* _Task directions_: Across the whole listing, copy out every line that includes the string "range".

* _Available data_:
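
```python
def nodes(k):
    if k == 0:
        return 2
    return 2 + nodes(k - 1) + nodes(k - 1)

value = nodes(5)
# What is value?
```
Call trace (a repeated sub-call is expanded the first time; later identical calls just restate its return value):
nodes(k=5)
  nodes(k=4)
    nodes(k=3)
      nodes(k=2)
        nodes(k=1)
          nodes(k=0)
          -> return 2
          nodes(k=0)
          -> return 2
        -> return 6
        nodes(k=1) -> return 6  (same call as traced above)
      -> return 14
      nodes(k=2) -> return 14  (same call as traced above)
    -> return 30
    nodes(k=3) -> return 30  (same call as traced above)
  -> return 62
  nodes(k=4) -> return 62  (same call as traced above)
-> return 126

Final answer: 126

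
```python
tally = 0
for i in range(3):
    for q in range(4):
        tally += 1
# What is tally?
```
Trace:
  tally=0
  tally=1, i=0, q=0
  tally=2, i=0, q=1
  tally=3, i=0, q=2
  tally=4, i=0, q=3
  tally=5, i=1, q=0
  tally=6, i=1, q=1
  tally=7, i=1, q=2
  tally=8, i=1, q=3
  tally=9, i=2, q=0
  tally=10, i=2, q=1
  tally=11, i=2, q=2
  tally=12, i=2, q=3

Final answer: 12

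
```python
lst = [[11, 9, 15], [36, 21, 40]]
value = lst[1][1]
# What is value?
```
Trace:
  lst=[[11, 9, 15], [36, 21, 40]]
  lst=[[11, 9, 15], [36, 21, 40]], value=21

Final answer: 21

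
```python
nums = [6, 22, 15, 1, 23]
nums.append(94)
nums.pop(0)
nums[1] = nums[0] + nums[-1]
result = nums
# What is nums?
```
Trace:
  nums=[6, 22, 15, 1, 23]
  nums=[6, 22, 15, 1, 23, 94]
  nums=[22, 15, 1, 23, 94]
  nums=[22, 116, 1, 23, 94]
  nums=[22, 116, 1, 23, 94], result=[22, 116, 1, 23, 94]

Final answer: [22, 116, 1, 23, 94]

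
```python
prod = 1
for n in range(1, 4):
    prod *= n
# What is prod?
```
Trace:
  prod=1
  prod=1, n=1
  prod=2, n=2
  prod=6, n=3

Final answer: 6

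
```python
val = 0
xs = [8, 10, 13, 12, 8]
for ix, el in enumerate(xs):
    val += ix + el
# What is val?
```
Trace:
  val=0
  val=8, ix=0, el=8
  val=19, ix=1, el=10
  val=34, ix=2, el=13
  val=49, ix=3, el=12
  val=61, ix=4, el=8

Final answer: 61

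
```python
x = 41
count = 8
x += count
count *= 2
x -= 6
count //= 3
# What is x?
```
Trace:
  x=41
  x=41, count=8
  x=49, count=8
  x=49, count=16
  x=43, count=16
  x=43, count=5

Final answer: 43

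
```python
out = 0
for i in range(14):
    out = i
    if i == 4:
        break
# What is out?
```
Trace:
  out=0
  out=0, i=0
  out=1, i=1
  out=2, i=2
  out=3, i=3
  out=4, i=4

Final answer: 4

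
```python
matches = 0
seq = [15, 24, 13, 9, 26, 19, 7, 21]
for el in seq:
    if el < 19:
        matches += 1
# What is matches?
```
Trace:
  matches=0
  matches=1, el=15
  matches=1, el=24
  matches=2, el=13
  matches=3, el=9
  matches=3, el=26
  matches=3, el=19
  matches=4, el=7
  matches=4, el=21

Final answer: 4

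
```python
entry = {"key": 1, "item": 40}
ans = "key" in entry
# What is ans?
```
Trace:
  entry={'key': 1, 'item': 40}
  entry={'key': 1, 'item': 40}, ans=True

Final answer: True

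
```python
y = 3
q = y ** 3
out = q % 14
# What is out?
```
Trace:
  y=3
  y=3, q=27
  y=3, q=27, out=13

Final answer: 13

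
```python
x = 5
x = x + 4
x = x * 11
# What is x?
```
Trace:
  x=5
  x=9
  x=99

Final answer: 99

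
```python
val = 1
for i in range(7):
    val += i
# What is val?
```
Trace:
  val=1
  val=1, i=0
  val=2, i=1
  val=4, i=2
  val=7, i=3
  val=11, i=4
  val=16, i=5
  val=22, i=6

Final answer: 22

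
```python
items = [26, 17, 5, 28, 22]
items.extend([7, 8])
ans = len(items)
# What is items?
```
Trace:
  items=[26, 17, 5, 28, 22]
  items=[26, 17, 5, 28, 22, 7, 8]
  items=[26, 17, 5, 28, 22, 7, 8], ans=7

Final answer: [26, 17, 5, 28, 22, 7, 8]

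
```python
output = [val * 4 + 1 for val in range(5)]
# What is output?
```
Trace:
  val=0
  val=1
  val=2
  val=3
  val=4
  output=[1, 5, 9, 13, 17]

Final answer: [1, 5, 9, 13, 17]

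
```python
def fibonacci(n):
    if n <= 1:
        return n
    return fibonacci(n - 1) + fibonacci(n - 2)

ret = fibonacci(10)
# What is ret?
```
Call trace (a repeated sub-call is expanded the first time; later identical calls just restate its return value):
fibonacci(n=10)
  fibonacci(n=9)
    fibonacci(n=8)
      fibonacci(n=7)
        fibonacci(n=6)
          fibonacci(n=5)
            fibonacci(n=4)
              fibonacci(n=3)
                fibonacci(n=2)
                  fibonacci(n=1)
                  -> return 1
                  fibonacci(n=0)
                  -> return 0
                -> return 1
                fibonacci(n=1)
                -> return 1
              -> return 2
              fibonacci(n=2) -> return 1  (same call as traced above)
            -> return 3
            fibonacci(n=3) -> return 2  (same call as traced above)
          -> return 5
          fibonacci(n=4) -> return 3  (same call as traced above)
        -> return 8
        fibonacci(n=5) -> return 5  (same call as traced above)
      -> return 13
      fibonacci(n=6) -> return 8  (same call as traced above)
    -> return 21
    fibonacci(n=7) -> return 13  (same call as traced above)
  -> return 34
  fibonacci(n=8) -> return 21  (same call as traced above)
-> return 55

Final answer: 55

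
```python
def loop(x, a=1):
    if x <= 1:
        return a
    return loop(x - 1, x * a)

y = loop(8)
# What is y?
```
Call trace:
loop(x=8, a=1)
  loop(x=7, a=8)
    loop(x=6, a=56)
      loop(x=5, a=336)
        loop(x=4, a=1680)
          loop(x=3, a=6720)
            loop(x=2, a=20160)
              loop(x=1, a=40320)
              -> return 40320
            -> return 40320
          -> return 40320
        -> return 40320
      -> return 40320
    -> return 40320
  -> return 40320
-> return 40320

Final answer: 40320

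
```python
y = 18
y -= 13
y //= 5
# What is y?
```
Trace:
  y=18
  y=5
  y=1

Final answer: 1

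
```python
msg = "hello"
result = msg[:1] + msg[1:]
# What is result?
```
Trace:
  msg='hello'
  msg='hello', result='hello'

Final answer: 'hello'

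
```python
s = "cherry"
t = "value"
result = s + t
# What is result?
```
Trace:
  s='cherry'
  s='cherry', t='value'
  s='cherry', t='value', result='cherryvalue'

Final answer: 'cherryvalue'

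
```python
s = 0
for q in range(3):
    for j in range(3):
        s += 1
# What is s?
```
Trace:
  s=0
  s=1, q=0, j=0
  s=2, q=0, j=1
  s=3, q=0, j=2
  s=4, q=1, j=0
  s=5, q=1, j=1
  s=6, q=1, j=2
  s=7, q=2, j=0
  s=8, q=2, j=1
  s=9, q=2, j=2

Final answer: 9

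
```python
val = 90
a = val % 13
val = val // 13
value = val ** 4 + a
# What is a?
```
Trace:
  val=90
  val=90, a=12
  val=6, a=12
  val=6, a=12, value=1308

Final answer: 12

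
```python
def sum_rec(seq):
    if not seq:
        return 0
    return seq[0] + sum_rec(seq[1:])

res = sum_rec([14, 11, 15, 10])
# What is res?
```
Call trace:
sum_rec(seq=[14, 11, 15, 10])
  sum_rec(seq=[11, 15, 10])
    sum_rec(seq=[15, 10])
      sum_rec(seq=[10])
        sum_rec(seq=[])
        -> return 0
      -> return 10
    -> return 25
  -> return 36
-> return 50

Final answer: 50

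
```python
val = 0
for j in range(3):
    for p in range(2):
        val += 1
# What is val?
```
Trace:
  val=0
  val=1, j=0, p=0
  val=2, j=0, p=1
  val=3, j=1, p=0
  val=4, j=1, p=1
  val=5, j=2, p=0
  val=6, j=2, p=1

Final answer: 6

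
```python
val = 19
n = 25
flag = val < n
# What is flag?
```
Trace:
  val=19
  val=19, n=25
  val=19, n=25, flag=True

Final answer: True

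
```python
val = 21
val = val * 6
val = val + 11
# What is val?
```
Trace:
  val=21
  val=126
  val=137

Final answer: 137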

* _Completed task_:
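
for i in range(3):
    for q in range(4):
for n in range(1, 4):
for i in range(14):
for i in range(7):
output = [val * 4 + 1 for val in range(5)]
for q in range(3):
    for j in range(3):
for j in range(3):
    for p in range(2):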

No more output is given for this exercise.